[Opening SUPPLIED RECORDS section]

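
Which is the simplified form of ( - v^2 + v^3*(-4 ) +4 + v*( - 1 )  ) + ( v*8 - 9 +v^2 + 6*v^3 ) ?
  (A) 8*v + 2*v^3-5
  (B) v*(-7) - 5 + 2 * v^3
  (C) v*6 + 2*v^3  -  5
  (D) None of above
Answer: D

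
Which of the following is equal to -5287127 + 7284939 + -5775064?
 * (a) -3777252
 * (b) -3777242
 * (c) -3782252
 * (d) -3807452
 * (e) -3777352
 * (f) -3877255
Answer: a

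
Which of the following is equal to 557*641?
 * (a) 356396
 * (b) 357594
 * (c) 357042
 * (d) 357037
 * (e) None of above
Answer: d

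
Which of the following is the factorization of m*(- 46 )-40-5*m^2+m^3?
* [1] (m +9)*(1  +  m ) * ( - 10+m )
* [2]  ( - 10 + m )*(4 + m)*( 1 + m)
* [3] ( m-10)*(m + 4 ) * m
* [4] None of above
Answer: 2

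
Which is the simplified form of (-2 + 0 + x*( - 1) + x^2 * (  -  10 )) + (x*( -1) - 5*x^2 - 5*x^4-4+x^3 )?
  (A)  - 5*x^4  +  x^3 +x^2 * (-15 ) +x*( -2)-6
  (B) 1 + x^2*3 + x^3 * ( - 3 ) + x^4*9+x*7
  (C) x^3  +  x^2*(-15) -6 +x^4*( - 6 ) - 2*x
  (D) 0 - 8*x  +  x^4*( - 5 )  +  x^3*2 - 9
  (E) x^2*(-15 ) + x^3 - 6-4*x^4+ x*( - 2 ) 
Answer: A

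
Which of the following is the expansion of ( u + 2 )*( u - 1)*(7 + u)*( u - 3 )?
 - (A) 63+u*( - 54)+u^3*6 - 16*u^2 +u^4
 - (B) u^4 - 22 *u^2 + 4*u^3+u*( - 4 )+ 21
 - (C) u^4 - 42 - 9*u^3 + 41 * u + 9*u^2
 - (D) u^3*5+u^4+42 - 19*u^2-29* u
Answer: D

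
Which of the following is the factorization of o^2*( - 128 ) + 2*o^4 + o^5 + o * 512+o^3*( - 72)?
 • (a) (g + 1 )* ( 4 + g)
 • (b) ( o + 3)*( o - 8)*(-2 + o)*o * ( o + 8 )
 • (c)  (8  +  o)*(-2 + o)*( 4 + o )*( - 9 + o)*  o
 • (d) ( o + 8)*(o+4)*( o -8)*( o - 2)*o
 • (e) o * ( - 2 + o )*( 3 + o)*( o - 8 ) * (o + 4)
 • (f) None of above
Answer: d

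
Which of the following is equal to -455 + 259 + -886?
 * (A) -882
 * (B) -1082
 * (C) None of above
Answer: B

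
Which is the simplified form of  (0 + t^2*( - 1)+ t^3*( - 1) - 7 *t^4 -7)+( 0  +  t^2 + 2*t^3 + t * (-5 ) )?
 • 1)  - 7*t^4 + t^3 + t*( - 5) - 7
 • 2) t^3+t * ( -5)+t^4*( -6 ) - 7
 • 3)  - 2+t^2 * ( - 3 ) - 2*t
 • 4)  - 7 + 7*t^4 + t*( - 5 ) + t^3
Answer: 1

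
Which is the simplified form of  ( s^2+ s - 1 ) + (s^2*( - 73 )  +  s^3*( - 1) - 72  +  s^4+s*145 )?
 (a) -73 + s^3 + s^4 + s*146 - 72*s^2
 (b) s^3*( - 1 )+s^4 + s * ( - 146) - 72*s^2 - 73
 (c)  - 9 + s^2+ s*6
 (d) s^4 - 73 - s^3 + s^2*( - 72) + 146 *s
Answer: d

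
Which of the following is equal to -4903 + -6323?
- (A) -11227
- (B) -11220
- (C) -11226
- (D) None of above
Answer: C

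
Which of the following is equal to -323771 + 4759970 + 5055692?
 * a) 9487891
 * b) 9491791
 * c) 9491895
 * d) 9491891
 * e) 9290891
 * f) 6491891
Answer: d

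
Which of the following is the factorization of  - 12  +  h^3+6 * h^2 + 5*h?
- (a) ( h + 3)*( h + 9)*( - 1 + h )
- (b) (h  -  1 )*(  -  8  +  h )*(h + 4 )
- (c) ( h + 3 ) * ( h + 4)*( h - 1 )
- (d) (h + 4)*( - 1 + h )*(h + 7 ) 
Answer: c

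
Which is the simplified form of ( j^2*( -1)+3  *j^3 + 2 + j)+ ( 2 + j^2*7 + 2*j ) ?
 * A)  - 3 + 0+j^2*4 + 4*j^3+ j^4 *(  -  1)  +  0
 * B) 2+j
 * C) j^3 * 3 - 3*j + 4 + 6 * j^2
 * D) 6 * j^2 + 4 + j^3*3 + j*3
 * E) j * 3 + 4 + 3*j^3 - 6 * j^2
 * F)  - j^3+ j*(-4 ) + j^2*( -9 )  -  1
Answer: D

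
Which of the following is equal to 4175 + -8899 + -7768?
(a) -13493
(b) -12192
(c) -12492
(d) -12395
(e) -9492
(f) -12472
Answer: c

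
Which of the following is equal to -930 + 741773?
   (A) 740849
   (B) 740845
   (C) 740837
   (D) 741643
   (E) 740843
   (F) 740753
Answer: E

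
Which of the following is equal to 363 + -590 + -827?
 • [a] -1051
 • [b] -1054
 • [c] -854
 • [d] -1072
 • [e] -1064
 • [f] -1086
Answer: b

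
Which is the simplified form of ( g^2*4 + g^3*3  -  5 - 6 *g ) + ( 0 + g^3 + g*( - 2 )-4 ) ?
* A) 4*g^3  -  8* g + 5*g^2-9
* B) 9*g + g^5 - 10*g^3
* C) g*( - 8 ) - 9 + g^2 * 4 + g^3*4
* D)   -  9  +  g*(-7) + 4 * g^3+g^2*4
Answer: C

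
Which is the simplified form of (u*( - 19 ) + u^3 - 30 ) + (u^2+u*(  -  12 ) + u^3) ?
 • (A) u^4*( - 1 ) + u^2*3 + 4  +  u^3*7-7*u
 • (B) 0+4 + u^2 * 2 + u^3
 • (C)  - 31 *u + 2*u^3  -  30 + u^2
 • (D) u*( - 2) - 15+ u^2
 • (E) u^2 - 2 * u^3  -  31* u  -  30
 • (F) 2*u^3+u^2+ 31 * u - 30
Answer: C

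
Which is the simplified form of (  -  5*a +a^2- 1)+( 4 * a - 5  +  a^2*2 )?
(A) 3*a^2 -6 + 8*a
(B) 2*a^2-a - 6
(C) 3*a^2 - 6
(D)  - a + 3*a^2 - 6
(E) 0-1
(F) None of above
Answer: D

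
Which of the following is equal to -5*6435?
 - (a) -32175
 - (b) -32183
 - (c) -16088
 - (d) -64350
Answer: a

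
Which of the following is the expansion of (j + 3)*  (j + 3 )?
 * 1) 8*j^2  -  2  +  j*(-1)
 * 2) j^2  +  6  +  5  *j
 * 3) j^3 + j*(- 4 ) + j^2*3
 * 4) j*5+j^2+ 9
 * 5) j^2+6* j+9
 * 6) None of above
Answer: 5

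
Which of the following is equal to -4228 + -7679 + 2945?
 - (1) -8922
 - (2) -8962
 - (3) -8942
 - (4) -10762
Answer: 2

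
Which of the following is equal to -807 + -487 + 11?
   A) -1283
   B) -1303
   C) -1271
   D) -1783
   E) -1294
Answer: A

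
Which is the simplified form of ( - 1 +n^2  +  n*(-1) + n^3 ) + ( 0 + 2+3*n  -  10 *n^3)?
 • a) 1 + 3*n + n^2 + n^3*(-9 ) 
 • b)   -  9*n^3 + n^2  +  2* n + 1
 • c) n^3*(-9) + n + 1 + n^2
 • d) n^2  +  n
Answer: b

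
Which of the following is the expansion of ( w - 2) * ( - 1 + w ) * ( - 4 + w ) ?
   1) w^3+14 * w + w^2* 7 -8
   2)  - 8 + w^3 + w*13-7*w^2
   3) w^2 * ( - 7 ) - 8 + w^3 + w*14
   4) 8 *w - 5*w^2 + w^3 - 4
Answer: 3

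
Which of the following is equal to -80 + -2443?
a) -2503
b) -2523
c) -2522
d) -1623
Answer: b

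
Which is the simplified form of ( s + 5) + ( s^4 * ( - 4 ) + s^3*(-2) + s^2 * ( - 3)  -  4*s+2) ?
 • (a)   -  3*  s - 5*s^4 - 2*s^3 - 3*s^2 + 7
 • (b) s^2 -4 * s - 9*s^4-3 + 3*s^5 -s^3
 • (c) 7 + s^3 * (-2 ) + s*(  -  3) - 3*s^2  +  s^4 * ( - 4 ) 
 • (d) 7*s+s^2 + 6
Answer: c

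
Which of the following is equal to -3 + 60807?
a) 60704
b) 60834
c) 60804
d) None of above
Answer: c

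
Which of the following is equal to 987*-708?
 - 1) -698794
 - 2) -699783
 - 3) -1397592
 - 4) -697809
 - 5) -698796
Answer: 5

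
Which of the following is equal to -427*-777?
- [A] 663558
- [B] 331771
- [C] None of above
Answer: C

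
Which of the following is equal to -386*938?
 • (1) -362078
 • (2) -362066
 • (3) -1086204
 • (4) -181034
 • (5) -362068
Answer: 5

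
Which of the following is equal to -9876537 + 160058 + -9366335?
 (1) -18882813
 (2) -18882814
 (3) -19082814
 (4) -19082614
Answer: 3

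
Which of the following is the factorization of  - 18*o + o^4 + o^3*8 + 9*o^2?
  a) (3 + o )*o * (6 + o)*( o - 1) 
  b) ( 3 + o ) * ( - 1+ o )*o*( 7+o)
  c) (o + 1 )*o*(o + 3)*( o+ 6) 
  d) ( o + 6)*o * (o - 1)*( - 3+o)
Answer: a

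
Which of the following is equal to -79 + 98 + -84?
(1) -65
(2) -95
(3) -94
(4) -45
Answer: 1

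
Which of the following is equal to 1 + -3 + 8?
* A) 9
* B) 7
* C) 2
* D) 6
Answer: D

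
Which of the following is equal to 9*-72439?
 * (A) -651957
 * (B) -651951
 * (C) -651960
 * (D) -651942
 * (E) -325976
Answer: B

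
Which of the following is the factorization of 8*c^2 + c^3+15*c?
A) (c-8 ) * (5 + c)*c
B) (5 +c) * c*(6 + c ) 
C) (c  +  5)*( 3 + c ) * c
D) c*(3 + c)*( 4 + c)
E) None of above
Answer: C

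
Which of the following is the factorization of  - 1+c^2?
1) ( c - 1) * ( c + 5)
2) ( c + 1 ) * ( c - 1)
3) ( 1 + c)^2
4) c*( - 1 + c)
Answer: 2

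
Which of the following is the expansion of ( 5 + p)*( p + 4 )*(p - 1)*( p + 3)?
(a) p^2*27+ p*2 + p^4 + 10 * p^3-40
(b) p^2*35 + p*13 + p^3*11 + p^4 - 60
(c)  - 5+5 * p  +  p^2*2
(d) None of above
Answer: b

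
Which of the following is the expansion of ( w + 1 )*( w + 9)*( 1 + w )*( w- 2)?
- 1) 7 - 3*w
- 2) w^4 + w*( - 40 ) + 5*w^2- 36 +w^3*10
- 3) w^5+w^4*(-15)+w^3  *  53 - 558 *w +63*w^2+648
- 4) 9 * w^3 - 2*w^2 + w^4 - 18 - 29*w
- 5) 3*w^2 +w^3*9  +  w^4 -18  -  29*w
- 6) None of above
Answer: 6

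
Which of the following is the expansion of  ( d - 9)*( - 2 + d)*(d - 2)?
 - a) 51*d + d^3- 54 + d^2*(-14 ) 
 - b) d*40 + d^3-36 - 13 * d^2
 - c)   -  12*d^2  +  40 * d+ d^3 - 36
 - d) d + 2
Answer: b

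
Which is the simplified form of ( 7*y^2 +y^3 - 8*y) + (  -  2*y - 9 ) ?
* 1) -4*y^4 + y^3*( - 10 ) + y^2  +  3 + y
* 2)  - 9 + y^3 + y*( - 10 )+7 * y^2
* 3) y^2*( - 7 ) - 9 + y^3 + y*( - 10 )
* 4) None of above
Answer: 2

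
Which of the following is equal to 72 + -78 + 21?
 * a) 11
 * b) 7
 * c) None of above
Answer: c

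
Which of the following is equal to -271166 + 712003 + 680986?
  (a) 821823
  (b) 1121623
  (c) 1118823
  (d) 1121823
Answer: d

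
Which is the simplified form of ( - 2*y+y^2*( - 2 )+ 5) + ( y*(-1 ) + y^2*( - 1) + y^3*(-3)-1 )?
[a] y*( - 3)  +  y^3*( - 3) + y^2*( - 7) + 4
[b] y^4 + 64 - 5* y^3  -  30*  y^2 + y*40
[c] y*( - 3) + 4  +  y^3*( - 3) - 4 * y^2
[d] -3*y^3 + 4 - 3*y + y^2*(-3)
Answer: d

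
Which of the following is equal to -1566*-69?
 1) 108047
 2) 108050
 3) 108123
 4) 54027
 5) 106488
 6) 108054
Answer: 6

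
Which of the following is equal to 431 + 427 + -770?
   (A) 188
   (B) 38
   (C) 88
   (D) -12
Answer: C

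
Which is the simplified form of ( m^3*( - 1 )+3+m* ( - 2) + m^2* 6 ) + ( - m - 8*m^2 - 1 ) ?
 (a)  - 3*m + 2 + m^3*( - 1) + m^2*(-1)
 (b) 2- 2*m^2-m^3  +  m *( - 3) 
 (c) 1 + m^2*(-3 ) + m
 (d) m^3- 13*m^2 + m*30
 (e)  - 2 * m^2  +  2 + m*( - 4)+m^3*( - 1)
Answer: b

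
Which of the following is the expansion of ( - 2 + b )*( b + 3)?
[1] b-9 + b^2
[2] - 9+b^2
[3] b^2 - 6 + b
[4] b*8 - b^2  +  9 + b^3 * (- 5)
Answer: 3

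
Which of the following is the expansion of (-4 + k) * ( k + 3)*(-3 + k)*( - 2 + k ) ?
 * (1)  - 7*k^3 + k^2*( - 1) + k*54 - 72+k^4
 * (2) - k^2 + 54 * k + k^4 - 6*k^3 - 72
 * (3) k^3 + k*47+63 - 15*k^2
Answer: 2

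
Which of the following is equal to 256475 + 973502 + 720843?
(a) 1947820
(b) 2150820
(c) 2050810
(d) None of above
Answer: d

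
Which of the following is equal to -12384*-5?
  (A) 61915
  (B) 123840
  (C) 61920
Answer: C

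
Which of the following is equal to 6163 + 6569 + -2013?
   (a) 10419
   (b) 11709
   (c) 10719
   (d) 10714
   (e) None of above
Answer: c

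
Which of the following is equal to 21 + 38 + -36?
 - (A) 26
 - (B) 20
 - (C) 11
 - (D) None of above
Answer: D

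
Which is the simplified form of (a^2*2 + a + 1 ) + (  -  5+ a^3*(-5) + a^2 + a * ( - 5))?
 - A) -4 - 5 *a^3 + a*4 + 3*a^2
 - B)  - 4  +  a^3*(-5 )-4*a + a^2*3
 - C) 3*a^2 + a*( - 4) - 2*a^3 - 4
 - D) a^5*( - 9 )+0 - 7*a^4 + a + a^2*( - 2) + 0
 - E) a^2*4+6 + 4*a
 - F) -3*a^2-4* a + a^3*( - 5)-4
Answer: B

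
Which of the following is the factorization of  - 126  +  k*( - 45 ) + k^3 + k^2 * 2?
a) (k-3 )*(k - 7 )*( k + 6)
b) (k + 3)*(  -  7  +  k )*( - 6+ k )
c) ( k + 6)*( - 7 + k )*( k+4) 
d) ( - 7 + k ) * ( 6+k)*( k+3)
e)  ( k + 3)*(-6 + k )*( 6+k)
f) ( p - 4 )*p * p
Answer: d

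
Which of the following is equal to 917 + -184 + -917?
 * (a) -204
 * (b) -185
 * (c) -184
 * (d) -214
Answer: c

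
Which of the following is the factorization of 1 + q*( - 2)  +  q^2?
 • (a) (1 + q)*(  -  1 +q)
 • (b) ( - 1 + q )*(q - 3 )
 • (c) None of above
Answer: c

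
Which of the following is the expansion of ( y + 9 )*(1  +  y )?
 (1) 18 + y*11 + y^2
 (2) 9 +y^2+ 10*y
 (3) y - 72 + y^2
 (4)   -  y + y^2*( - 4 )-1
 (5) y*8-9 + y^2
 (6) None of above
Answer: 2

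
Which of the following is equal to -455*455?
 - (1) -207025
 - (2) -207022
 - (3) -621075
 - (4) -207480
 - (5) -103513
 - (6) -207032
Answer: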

[Closing SUPPLIED RECORDS section]

*PROBLEM*: Where the word "expansion" shows up in a line of the entries above, copy that line.

*SOLVED PROBLEM*:
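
Which of the following is the expansion of ( u + 2 )*( u - 1)*(7 + u)*( u - 3 )?
Which of the following is the expansion of (j + 3)*  (j + 3 )?
Which of the following is the expansion of ( w - 2) * ( - 1 + w ) * ( - 4 + w ) ?
Which of the following is the expansion of ( 5 + p)*( p + 4 )*(p - 1)*( p + 3)?
Which of the following is the expansion of ( w + 1 )*( w + 9)*( 1 + w )*( w- 2)?
Which of the following is the expansion of  ( d - 9)*( - 2 + d)*(d - 2)?
Which of the following is the expansion of ( - 2 + b )*( b + 3)?
Which of the following is the expansion of (-4 + k) * ( k + 3)*(-3 + k)*( - 2 + k ) ?
Which of the following is the expansion of ( y + 9 )*(1  +  y )?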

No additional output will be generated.